EXCERPTED DATA:
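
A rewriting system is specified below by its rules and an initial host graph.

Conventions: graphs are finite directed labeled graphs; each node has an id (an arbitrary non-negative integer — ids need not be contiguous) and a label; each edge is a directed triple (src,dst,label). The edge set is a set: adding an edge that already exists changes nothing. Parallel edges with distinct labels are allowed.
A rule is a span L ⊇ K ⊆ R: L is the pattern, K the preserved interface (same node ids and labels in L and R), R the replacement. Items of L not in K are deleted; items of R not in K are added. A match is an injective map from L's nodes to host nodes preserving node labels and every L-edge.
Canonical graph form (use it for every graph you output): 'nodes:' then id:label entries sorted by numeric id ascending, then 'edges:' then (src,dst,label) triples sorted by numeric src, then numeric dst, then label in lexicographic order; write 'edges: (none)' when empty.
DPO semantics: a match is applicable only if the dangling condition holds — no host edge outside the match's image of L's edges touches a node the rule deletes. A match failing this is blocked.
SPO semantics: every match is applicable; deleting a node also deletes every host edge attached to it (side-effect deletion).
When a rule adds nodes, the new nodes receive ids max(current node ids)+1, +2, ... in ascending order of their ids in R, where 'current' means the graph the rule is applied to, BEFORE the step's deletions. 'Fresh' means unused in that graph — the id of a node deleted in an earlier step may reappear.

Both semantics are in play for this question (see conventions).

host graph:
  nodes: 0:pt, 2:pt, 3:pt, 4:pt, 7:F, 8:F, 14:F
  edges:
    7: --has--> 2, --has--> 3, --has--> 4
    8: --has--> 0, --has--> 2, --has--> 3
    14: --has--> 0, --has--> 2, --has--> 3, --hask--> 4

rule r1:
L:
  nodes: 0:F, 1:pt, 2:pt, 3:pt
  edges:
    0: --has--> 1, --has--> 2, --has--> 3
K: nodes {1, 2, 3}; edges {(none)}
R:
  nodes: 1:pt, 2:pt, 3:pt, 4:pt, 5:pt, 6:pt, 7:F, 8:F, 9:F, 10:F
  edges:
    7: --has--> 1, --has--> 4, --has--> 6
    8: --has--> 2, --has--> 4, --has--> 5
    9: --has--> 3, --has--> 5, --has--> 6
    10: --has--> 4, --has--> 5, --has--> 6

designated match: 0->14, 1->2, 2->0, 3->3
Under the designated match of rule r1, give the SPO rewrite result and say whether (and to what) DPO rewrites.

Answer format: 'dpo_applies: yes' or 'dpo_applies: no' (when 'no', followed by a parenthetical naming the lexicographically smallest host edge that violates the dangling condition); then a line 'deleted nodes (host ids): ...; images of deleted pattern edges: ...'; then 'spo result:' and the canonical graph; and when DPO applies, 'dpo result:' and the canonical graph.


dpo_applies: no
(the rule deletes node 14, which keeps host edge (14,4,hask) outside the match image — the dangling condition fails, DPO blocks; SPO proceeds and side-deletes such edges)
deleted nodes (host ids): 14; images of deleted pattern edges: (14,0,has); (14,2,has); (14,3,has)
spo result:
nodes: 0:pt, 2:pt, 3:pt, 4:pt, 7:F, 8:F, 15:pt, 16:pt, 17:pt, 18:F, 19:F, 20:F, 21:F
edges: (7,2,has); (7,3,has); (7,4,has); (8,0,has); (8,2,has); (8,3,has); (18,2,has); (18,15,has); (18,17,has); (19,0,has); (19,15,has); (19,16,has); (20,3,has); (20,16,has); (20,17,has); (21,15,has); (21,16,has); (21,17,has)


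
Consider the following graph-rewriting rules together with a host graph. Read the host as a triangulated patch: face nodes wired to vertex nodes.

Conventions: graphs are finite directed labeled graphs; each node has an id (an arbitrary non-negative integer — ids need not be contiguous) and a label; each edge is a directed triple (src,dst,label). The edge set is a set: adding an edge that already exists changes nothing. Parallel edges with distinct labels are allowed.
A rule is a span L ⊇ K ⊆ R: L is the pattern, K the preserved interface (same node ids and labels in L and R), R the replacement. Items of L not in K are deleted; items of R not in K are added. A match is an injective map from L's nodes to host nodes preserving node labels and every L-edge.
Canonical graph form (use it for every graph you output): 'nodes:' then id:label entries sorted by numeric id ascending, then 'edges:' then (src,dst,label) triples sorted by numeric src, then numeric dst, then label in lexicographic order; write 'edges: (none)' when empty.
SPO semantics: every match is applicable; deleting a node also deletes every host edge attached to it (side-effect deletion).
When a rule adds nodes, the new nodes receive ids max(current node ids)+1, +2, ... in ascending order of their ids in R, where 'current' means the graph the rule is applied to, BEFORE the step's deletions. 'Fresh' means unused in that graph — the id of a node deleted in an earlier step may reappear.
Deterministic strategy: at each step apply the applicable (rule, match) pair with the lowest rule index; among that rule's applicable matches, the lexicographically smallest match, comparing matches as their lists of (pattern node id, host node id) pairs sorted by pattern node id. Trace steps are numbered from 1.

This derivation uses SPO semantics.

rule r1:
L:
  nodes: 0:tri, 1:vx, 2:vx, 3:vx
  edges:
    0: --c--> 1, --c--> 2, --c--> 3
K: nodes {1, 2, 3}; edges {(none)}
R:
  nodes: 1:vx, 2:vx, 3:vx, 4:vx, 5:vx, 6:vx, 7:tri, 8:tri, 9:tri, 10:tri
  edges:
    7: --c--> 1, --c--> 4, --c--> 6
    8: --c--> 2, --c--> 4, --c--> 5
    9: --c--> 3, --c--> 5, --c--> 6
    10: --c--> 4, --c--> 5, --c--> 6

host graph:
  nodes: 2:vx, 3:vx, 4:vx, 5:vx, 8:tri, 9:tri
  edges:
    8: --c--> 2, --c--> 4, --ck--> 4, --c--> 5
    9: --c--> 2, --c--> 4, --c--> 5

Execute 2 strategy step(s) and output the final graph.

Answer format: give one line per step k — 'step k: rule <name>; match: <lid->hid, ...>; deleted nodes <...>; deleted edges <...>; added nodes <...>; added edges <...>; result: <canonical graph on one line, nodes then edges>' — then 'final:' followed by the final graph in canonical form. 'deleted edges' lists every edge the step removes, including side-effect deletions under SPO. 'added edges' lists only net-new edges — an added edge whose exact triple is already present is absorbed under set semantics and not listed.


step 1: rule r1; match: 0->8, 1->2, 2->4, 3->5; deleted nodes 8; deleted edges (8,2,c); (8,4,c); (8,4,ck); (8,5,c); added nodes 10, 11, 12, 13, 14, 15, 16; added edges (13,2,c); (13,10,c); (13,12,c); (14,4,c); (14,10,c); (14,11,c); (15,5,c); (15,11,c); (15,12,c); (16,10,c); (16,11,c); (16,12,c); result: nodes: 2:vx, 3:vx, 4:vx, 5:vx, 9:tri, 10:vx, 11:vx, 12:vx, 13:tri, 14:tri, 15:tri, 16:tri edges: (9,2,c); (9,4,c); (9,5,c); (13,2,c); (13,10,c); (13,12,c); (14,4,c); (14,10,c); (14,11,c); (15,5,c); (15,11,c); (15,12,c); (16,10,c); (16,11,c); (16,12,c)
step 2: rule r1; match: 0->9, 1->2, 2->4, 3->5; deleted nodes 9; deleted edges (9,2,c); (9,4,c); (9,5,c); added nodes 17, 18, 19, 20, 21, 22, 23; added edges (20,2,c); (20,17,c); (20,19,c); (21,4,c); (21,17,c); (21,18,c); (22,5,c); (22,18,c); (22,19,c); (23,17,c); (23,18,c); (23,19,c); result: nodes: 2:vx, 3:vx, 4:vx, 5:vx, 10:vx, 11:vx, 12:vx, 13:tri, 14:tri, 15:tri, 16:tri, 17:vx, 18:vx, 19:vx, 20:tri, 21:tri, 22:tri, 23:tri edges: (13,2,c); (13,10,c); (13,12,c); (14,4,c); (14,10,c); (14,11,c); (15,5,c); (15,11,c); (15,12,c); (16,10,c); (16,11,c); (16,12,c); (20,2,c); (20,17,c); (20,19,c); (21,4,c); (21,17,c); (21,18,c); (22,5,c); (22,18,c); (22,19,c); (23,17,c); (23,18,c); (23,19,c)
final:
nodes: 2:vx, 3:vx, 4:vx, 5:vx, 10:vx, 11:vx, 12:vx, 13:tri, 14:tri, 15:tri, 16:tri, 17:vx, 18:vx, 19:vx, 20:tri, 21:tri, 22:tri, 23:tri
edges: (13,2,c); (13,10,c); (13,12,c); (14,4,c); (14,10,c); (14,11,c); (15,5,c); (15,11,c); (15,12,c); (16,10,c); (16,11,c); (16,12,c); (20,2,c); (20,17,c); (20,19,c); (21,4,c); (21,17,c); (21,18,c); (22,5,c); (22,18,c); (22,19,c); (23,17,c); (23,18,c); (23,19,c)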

THE TASK: Where the word "rules" shows up in a line of the listing, return that line.

SOLUTION TO THE EXERCISE:
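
A rewriting system is specified below by its rules and an initial host graph.
Consider the following graph-rewriting rules together with a host graph. Read the host as a triangulated patch: face nodes wired to vertex nodes.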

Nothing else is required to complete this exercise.